━━━━━ EXERCISE MATERIAL
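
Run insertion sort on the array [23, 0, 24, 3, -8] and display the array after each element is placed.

First element 23 is already 'sorted'
Insert 0: shifted 1 elements -> [0, 23, 24, 3, -8]
Insert 24: shifted 0 elements -> [0, 23, 24, 3, -8]
Insert 3: shifted 2 elements -> [0, 3, 23, 24, -8]
Insert -8: shifted 4 elements -> [-8, 0, 3, 23, 24]


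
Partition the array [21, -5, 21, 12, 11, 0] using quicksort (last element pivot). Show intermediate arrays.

Partition 1: pivot=0 at index 1 -> [-5, 0, 21, 12, 11, 21]
Partition 2: pivot=21 at index 5 -> [-5, 0, 21, 12, 11, 21]
Partition 3: pivot=11 at index 2 -> [-5, 0, 11, 12, 21, 21]
Partition 4: pivot=21 at index 4 -> [-5, 0, 11, 12, 21, 21]


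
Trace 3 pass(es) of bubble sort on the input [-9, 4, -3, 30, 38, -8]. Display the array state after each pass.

After pass 1: [-9, -3, 4, 30, -8, 38] (2 swaps)
After pass 2: [-9, -3, 4, -8, 30, 38] (1 swaps)
After pass 3: [-9, -3, -8, 4, 30, 38] (1 swaps)
Total swaps: 4


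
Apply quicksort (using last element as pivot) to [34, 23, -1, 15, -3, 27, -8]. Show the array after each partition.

Partition 1: pivot=-8 at index 0 -> [-8, 23, -1, 15, -3, 27, 34]
Partition 2: pivot=34 at index 6 -> [-8, 23, -1, 15, -3, 27, 34]
Partition 3: pivot=27 at index 5 -> [-8, 23, -1, 15, -3, 27, 34]
Partition 4: pivot=-3 at index 1 -> [-8, -3, -1, 15, 23, 27, 34]
Partition 5: pivot=23 at index 4 -> [-8, -3, -1, 15, 23, 27, 34]
Partition 6: pivot=15 at index 3 -> [-8, -3, -1, 15, 23, 27, 34]


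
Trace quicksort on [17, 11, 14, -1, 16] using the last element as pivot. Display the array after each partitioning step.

Partition 1: pivot=16 at index 3 -> [11, 14, -1, 16, 17]
Partition 2: pivot=-1 at index 0 -> [-1, 14, 11, 16, 17]
Partition 3: pivot=11 at index 1 -> [-1, 11, 14, 16, 17]


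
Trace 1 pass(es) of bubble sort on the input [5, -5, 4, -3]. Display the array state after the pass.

After pass 1: [-5, 4, -3, 5] (3 swaps)
Total swaps: 3


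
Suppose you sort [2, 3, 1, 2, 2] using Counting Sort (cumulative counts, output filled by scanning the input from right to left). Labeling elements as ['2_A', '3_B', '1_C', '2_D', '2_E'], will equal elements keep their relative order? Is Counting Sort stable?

Trace Counting Sort on the labeled array (the key is the number; the letter only tracks identity):
  Counts for values 0..3: [0, 1, 3, 1]
  Cumulative counts: [0, 1, 4, 5]
  Scan right to left: place 2_E at output index 3
  Scan right to left: place 2_D at output index 2
  Scan right to left: place 1_C at output index 0
  Scan right to left: place 3_B at output index 4
  Scan right to left: place 2_A at output index 1
  Output: [1_C, 2_A, 2_D, 2_E, 3_B]
Equal keys:
  value 2: originally 2_A, 2_D, 2_E; after sorting 2_A, 2_D, 2_E -> order preserved
All equal keys kept their original relative order. Counting Sort is stable: scanning the input right to left with decreasing cumulative counts places later duplicates at later output positions.
Answer: Stable


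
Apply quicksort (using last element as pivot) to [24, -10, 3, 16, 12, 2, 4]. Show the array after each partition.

Partition 1: pivot=4 at index 3 -> [-10, 3, 2, 4, 12, 24, 16]
Partition 2: pivot=2 at index 1 -> [-10, 2, 3, 4, 12, 24, 16]
Partition 3: pivot=16 at index 5 -> [-10, 2, 3, 4, 12, 16, 24]


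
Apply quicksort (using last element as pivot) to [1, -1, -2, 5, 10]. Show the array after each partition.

Partition 1: pivot=10 at index 4 -> [1, -1, -2, 5, 10]
Partition 2: pivot=5 at index 3 -> [1, -1, -2, 5, 10]
Partition 3: pivot=-2 at index 0 -> [-2, -1, 1, 5, 10]
Partition 4: pivot=1 at index 2 -> [-2, -1, 1, 5, 10]


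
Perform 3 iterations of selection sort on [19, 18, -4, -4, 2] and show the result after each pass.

Pass 1: Select minimum -4 at index 2, swap -> [-4, 18, 19, -4, 2]
Pass 2: Select minimum -4 at index 3, swap -> [-4, -4, 19, 18, 2]
Pass 3: Select minimum 2 at index 4, swap -> [-4, -4, 2, 18, 19]


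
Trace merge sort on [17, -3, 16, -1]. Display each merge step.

Divide and conquer:
  Merge [17] + [-3] -> [-3, 17]
  Merge [16] + [-1] -> [-1, 16]
  Merge [-3, 17] + [-1, 16] -> [-3, -1, 16, 17]


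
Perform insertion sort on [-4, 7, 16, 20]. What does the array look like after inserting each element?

First element -4 is already 'sorted'
Insert 7: shifted 0 elements -> [-4, 7, 16, 20]
Insert 16: shifted 0 elements -> [-4, 7, 16, 20]
Insert 20: shifted 0 elements -> [-4, 7, 16, 20]


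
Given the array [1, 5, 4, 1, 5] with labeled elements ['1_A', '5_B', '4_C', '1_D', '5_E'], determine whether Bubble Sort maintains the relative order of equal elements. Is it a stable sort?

Trace Bubble Sort on the labeled array (the key is the number; the letter only tracks identity):
  After pass 1: [1_A, 4_C, 1_D, 5_B, 5_E]
  After pass 2: [1_A, 1_D, 4_C, 5_B, 5_E]
  After pass 3: [1_A, 1_D, 4_C, 5_B, 5_E] (no swaps, done)
Final order: [1_A, 1_D, 4_C, 5_B, 5_E]
Equal keys:
  value 1: originally 1_A, 1_D; after sorting 1_A, 1_D -> order preserved
  value 5: originally 5_B, 5_E; after sorting 5_B, 5_E -> order preserved
All equal keys kept their original relative order. Bubble Sort is stable: it only swaps adjacent elements when the left one is strictly greater, so equal keys never move past each other.
Answer: Stable


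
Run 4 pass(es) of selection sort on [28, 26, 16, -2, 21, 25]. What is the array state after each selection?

Pass 1: Select minimum -2 at index 3, swap -> [-2, 26, 16, 28, 21, 25]
Pass 2: Select minimum 16 at index 2, swap -> [-2, 16, 26, 28, 21, 25]
Pass 3: Select minimum 21 at index 4, swap -> [-2, 16, 21, 28, 26, 25]
Pass 4: Select minimum 25 at index 5, swap -> [-2, 16, 21, 25, 26, 28]


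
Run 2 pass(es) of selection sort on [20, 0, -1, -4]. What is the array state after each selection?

Pass 1: Select minimum -4 at index 3, swap -> [-4, 0, -1, 20]
Pass 2: Select minimum -1 at index 2, swap -> [-4, -1, 0, 20]


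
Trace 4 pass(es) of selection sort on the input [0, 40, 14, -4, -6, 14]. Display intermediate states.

Pass 1: Select minimum -6 at index 4, swap -> [-6, 40, 14, -4, 0, 14]
Pass 2: Select minimum -4 at index 3, swap -> [-6, -4, 14, 40, 0, 14]
Pass 3: Select minimum 0 at index 4, swap -> [-6, -4, 0, 40, 14, 14]
Pass 4: Select minimum 14 at index 4, swap -> [-6, -4, 0, 14, 40, 14]


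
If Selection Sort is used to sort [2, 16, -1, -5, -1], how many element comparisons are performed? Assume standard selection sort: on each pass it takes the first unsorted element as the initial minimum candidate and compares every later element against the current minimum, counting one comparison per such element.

Pass 1: scan indices 1..4 for the minimum = 4 comparison(s); min is -5, place at index 0 -> [-5, 16, -1, 2, -1]
Pass 2: scan indices 2..4 for the minimum = 3 comparison(s); min is -1, place at index 1 -> [-5, -1, 16, 2, -1]
Pass 3: scan indices 3..4 for the minimum = 2 comparison(s); min is -1, place at index 2 -> [-5, -1, -1, 2, 16]
Pass 4: scan indices 4..4 for the minimum = 1 comparison(s); min is 2, place at index 3 -> [-5, -1, -1, 2, 16]
Selection sort always scans the whole unsorted suffix, so the count is (n-1) + (n-2) + ... + 1 = n(n-1)/2 = 5*4/2 = 10 regardless of the input order.
Total comparisons: 4 + 3 + 2 + 1 = 10


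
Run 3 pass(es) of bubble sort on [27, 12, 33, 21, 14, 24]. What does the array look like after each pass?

After pass 1: [12, 27, 21, 14, 24, 33] (4 swaps)
After pass 2: [12, 21, 14, 24, 27, 33] (3 swaps)
After pass 3: [12, 14, 21, 24, 27, 33] (1 swaps)
Total swaps: 8


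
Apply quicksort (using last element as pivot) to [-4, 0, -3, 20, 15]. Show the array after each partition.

Partition 1: pivot=15 at index 3 -> [-4, 0, -3, 15, 20]
Partition 2: pivot=-3 at index 1 -> [-4, -3, 0, 15, 20]


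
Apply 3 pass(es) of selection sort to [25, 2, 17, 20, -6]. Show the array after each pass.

Pass 1: Select minimum -6 at index 4, swap -> [-6, 2, 17, 20, 25]
Pass 2: Select minimum 2 at index 1, swap -> [-6, 2, 17, 20, 25]
Pass 3: Select minimum 17 at index 2, swap -> [-6, 2, 17, 20, 25]


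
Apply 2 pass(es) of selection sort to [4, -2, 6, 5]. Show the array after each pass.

Pass 1: Select minimum -2 at index 1, swap -> [-2, 4, 6, 5]
Pass 2: Select minimum 4 at index 1, swap -> [-2, 4, 6, 5]


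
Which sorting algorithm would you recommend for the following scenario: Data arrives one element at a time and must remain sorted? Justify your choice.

Best choice: Insertion sort
Reason: Insertion sort naturally handles online/streaming input by inserting each new element into sorted position


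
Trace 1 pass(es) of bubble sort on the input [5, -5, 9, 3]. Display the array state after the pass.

After pass 1: [-5, 5, 3, 9] (2 swaps)
Total swaps: 2


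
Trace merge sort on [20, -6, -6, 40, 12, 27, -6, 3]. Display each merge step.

Divide and conquer:
  Merge [20] + [-6] -> [-6, 20]
  Merge [-6] + [40] -> [-6, 40]
  Merge [-6, 20] + [-6, 40] -> [-6, -6, 20, 40]
  Merge [12] + [27] -> [12, 27]
  Merge [-6] + [3] -> [-6, 3]
  Merge [12, 27] + [-6, 3] -> [-6, 3, 12, 27]
  Merge [-6, -6, 20, 40] + [-6, 3, 12, 27] -> [-6, -6, -6, 3, 12, 20, 27, 40]


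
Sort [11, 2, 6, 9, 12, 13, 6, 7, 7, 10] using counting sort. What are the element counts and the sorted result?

Count array: [0, 0, 1, 0, 0, 0, 2, 2, 0, 1, 1, 1, 1, 1]
(count[i] = number of elements equal to i)
Cumulative count: [0, 0, 1, 1, 1, 1, 3, 5, 5, 6, 7, 8, 9, 10]
Sorted: [2, 6, 6, 7, 7, 9, 10, 11, 12, 13]


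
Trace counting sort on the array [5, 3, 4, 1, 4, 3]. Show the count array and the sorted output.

Count array: [0, 1, 0, 2, 2, 1]
(count[i] = number of elements equal to i)
Cumulative count: [0, 1, 1, 3, 5, 6]
Sorted: [1, 3, 3, 4, 4, 5]


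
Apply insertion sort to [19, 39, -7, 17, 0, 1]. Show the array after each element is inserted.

First element 19 is already 'sorted'
Insert 39: shifted 0 elements -> [19, 39, -7, 17, 0, 1]
Insert -7: shifted 2 elements -> [-7, 19, 39, 17, 0, 1]
Insert 17: shifted 2 elements -> [-7, 17, 19, 39, 0, 1]
Insert 0: shifted 3 elements -> [-7, 0, 17, 19, 39, 1]
Insert 1: shifted 3 elements -> [-7, 0, 1, 17, 19, 39]


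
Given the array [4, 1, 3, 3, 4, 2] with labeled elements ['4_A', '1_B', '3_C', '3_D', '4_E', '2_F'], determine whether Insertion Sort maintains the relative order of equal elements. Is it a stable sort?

Trace Insertion Sort on the labeled array (the key is the number; the letter only tracks identity):
  Insert 1_B at index 0: [1_B, 4_A, 3_C, 3_D, 4_E, 2_F]
  Insert 3_C at index 1: [1_B, 3_C, 4_A, 3_D, 4_E, 2_F]
  Insert 3_D at index 2: [1_B, 3_C, 3_D, 4_A, 4_E, 2_F]
  Insert 4_E at index 4: [1_B, 3_C, 3_D, 4_A, 4_E, 2_F]
  Insert 2_F at index 1: [1_B, 2_F, 3_C, 3_D, 4_A, 4_E]
Final order: [1_B, 2_F, 3_C, 3_D, 4_A, 4_E]
Equal keys:
  value 3: originally 3_C, 3_D; after sorting 3_C, 3_D -> order preserved
  value 4: originally 4_A, 4_E; after sorting 4_A, 4_E -> order preserved
All equal keys kept their original relative order. Insertion Sort is stable: elements are shifted only while they are strictly greater than the key, so a key is inserted after any equal elements already placed.
Answer: Stable


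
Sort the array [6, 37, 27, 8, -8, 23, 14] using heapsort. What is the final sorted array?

Build heap: [37, 8, 27, 6, -8, 23, 14]
Extract 37: [27, 8, 23, 6, -8, 14, 37]
Extract 27: [23, 8, 14, 6, -8, 27, 37]
Extract 23: [14, 8, -8, 6, 23, 27, 37]
Extract 14: [8, 6, -8, 14, 23, 27, 37]
Extract 8: [6, -8, 8, 14, 23, 27, 37]
Extract 6: [-8, 6, 8, 14, 23, 27, 37]


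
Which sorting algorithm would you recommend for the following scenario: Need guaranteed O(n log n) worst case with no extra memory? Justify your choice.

Best choice: Heapsort
Reason: Heapsort is O(n log n) worst case and sorts in-place; quicksort can degrade to O(n^2)


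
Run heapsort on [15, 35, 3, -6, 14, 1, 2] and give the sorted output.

Build heap: [35, 15, 3, -6, 14, 1, 2]
Extract 35: [15, 14, 3, -6, 2, 1, 35]
Extract 15: [14, 2, 3, -6, 1, 15, 35]
Extract 14: [3, 2, 1, -6, 14, 15, 35]
Extract 3: [2, -6, 1, 3, 14, 15, 35]
Extract 2: [1, -6, 2, 3, 14, 15, 35]
Extract 1: [-6, 1, 2, 3, 14, 15, 35]


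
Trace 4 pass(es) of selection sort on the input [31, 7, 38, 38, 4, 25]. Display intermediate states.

Pass 1: Select minimum 4 at index 4, swap -> [4, 7, 38, 38, 31, 25]
Pass 2: Select minimum 7 at index 1, swap -> [4, 7, 38, 38, 31, 25]
Pass 3: Select minimum 25 at index 5, swap -> [4, 7, 25, 38, 31, 38]
Pass 4: Select minimum 31 at index 4, swap -> [4, 7, 25, 31, 38, 38]


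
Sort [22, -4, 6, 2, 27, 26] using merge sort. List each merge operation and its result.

Divide and conquer:
  Merge [-4] + [6] -> [-4, 6]
  Merge [22] + [-4, 6] -> [-4, 6, 22]
  Merge [27] + [26] -> [26, 27]
  Merge [2] + [26, 27] -> [2, 26, 27]
  Merge [-4, 6, 22] + [2, 26, 27] -> [-4, 2, 6, 22, 26, 27]


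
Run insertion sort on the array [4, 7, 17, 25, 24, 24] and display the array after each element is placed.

First element 4 is already 'sorted'
Insert 7: shifted 0 elements -> [4, 7, 17, 25, 24, 24]
Insert 17: shifted 0 elements -> [4, 7, 17, 25, 24, 24]
Insert 25: shifted 0 elements -> [4, 7, 17, 25, 24, 24]
Insert 24: shifted 1 elements -> [4, 7, 17, 24, 25, 24]
Insert 24: shifted 1 elements -> [4, 7, 17, 24, 24, 25]


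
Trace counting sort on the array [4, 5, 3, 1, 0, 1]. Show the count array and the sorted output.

Count array: [1, 2, 0, 1, 1, 1]
(count[i] = number of elements equal to i)
Cumulative count: [1, 3, 3, 4, 5, 6]
Sorted: [0, 1, 1, 3, 4, 5]


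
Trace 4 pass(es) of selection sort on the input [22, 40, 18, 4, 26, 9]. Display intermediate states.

Pass 1: Select minimum 4 at index 3, swap -> [4, 40, 18, 22, 26, 9]
Pass 2: Select minimum 9 at index 5, swap -> [4, 9, 18, 22, 26, 40]
Pass 3: Select minimum 18 at index 2, swap -> [4, 9, 18, 22, 26, 40]
Pass 4: Select minimum 22 at index 3, swap -> [4, 9, 18, 22, 26, 40]


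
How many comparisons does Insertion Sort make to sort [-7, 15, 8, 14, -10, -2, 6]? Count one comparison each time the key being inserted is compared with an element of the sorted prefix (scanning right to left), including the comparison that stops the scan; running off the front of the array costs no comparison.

Insert 15: -7 <= 15 (stop) = 1 comparison(s) -> [-7, 15, 8, 14, -10, -2, 6]
Insert 8: 15 > 8 (shift), -7 <= 8 (stop) = 2 comparison(s) -> [-7, 8, 15, 14, -10, -2, 6]
Insert 14: 15 > 14 (shift), 8 <= 14 (stop) = 2 comparison(s) -> [-7, 8, 14, 15, -10, -2, 6]
Insert -10: 15 > -10 (shift), 14 > -10 (shift), 8 > -10 (shift), -7 > -10 (shift), reached front = 4 comparison(s) -> [-10, -7, 8, 14, 15, -2, 6]
Insert -2: 15 > -2 (shift), 14 > -2 (shift), 8 > -2 (shift), -7 <= -2 (stop) = 4 comparison(s) -> [-10, -7, -2, 8, 14, 15, 6]
Insert 6: 15 > 6 (shift), 14 > 6 (shift), 8 > 6 (shift), -2 <= 6 (stop) = 4 comparison(s) -> [-10, -7, -2, 6, 8, 14, 15]
Total comparisons: 1 + 2 + 2 + 4 + 4 + 4 = 17


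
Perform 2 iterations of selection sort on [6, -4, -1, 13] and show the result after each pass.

Pass 1: Select minimum -4 at index 1, swap -> [-4, 6, -1, 13]
Pass 2: Select minimum -1 at index 2, swap -> [-4, -1, 6, 13]


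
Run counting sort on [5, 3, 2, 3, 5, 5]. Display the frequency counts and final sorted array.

Count array: [0, 0, 1, 2, 0, 3]
(count[i] = number of elements equal to i)
Cumulative count: [0, 0, 1, 3, 3, 6]
Sorted: [2, 3, 3, 5, 5, 5]


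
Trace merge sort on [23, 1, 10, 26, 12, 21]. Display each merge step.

Divide and conquer:
  Merge [1] + [10] -> [1, 10]
  Merge [23] + [1, 10] -> [1, 10, 23]
  Merge [12] + [21] -> [12, 21]
  Merge [26] + [12, 21] -> [12, 21, 26]
  Merge [1, 10, 23] + [12, 21, 26] -> [1, 10, 12, 21, 23, 26]


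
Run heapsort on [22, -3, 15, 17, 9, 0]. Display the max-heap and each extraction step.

Build heap: [22, 17, 15, -3, 9, 0]
Extract 22: [17, 9, 15, -3, 0, 22]
Extract 17: [15, 9, 0, -3, 17, 22]
Extract 15: [9, -3, 0, 15, 17, 22]
Extract 9: [0, -3, 9, 15, 17, 22]
Extract 0: [-3, 0, 9, 15, 17, 22]


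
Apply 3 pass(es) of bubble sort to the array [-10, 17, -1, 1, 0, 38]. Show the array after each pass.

After pass 1: [-10, -1, 1, 0, 17, 38] (3 swaps)
After pass 2: [-10, -1, 0, 1, 17, 38] (1 swaps)
After pass 3: [-10, -1, 0, 1, 17, 38] (0 swaps)
Total swaps: 4


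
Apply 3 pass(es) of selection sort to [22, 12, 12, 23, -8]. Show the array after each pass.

Pass 1: Select minimum -8 at index 4, swap -> [-8, 12, 12, 23, 22]
Pass 2: Select minimum 12 at index 1, swap -> [-8, 12, 12, 23, 22]
Pass 3: Select minimum 12 at index 2, swap -> [-8, 12, 12, 23, 22]


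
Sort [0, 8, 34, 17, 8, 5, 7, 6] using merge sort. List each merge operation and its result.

Divide and conquer:
  Merge [0] + [8] -> [0, 8]
  Merge [34] + [17] -> [17, 34]
  Merge [0, 8] + [17, 34] -> [0, 8, 17, 34]
  Merge [8] + [5] -> [5, 8]
  Merge [7] + [6] -> [6, 7]
  Merge [5, 8] + [6, 7] -> [5, 6, 7, 8]
  Merge [0, 8, 17, 34] + [5, 6, 7, 8] -> [0, 5, 6, 7, 8, 8, 17, 34]


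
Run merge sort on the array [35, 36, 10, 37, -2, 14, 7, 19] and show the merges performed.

Divide and conquer:
  Merge [35] + [36] -> [35, 36]
  Merge [10] + [37] -> [10, 37]
  Merge [35, 36] + [10, 37] -> [10, 35, 36, 37]
  Merge [-2] + [14] -> [-2, 14]
  Merge [7] + [19] -> [7, 19]
  Merge [-2, 14] + [7, 19] -> [-2, 7, 14, 19]
  Merge [10, 35, 36, 37] + [-2, 7, 14, 19] -> [-2, 7, 10, 14, 19, 35, 36, 37]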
━━━━━━━━━━
§ **EXERCISE INSTRUCTIONS**
Write out exactly the final stretch of the records: the line containing "-8]. Show the array after each pass." and every line after it, through the last, and nothing else.

§ **PROBLEM SOLUTION**
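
Apply 3 pass(es) of selection sort to [22, 12, 12, 23, -8]. Show the array after each pass.

Pass 1: Select minimum -8 at index 4, swap -> [-8, 12, 12, 23, 22]
Pass 2: Select minimum 12 at index 1, swap -> [-8, 12, 12, 23, 22]
Pass 3: Select minimum 12 at index 2, swap -> [-8, 12, 12, 23, 22]


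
Sort [0, 8, 34, 17, 8, 5, 7, 6] using merge sort. List each merge operation and its result.

Divide and conquer:
  Merge [0] + [8] -> [0, 8]
  Merge [34] + [17] -> [17, 34]
  Merge [0, 8] + [17, 34] -> [0, 8, 17, 34]
  Merge [8] + [5] -> [5, 8]
  Merge [7] + [6] -> [6, 7]
  Merge [5, 8] + [6, 7] -> [5, 6, 7, 8]
  Merge [0, 8, 17, 34] + [5, 6, 7, 8] -> [0, 5, 6, 7, 8, 8, 17, 34]


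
Run merge sort on the array [35, 36, 10, 37, -2, 14, 7, 19] and show the merges performed.

Divide and conquer:
  Merge [35] + [36] -> [35, 36]
  Merge [10] + [37] -> [10, 37]
  Merge [35, 36] + [10, 37] -> [10, 35, 36, 37]
  Merge [-2] + [14] -> [-2, 14]
  Merge [7] + [19] -> [7, 19]
  Merge [-2, 14] + [7, 19] -> [-2, 7, 14, 19]
  Merge [10, 35, 36, 37] + [-2, 7, 14, 19] -> [-2, 7, 10, 14, 19, 35, 36, 37]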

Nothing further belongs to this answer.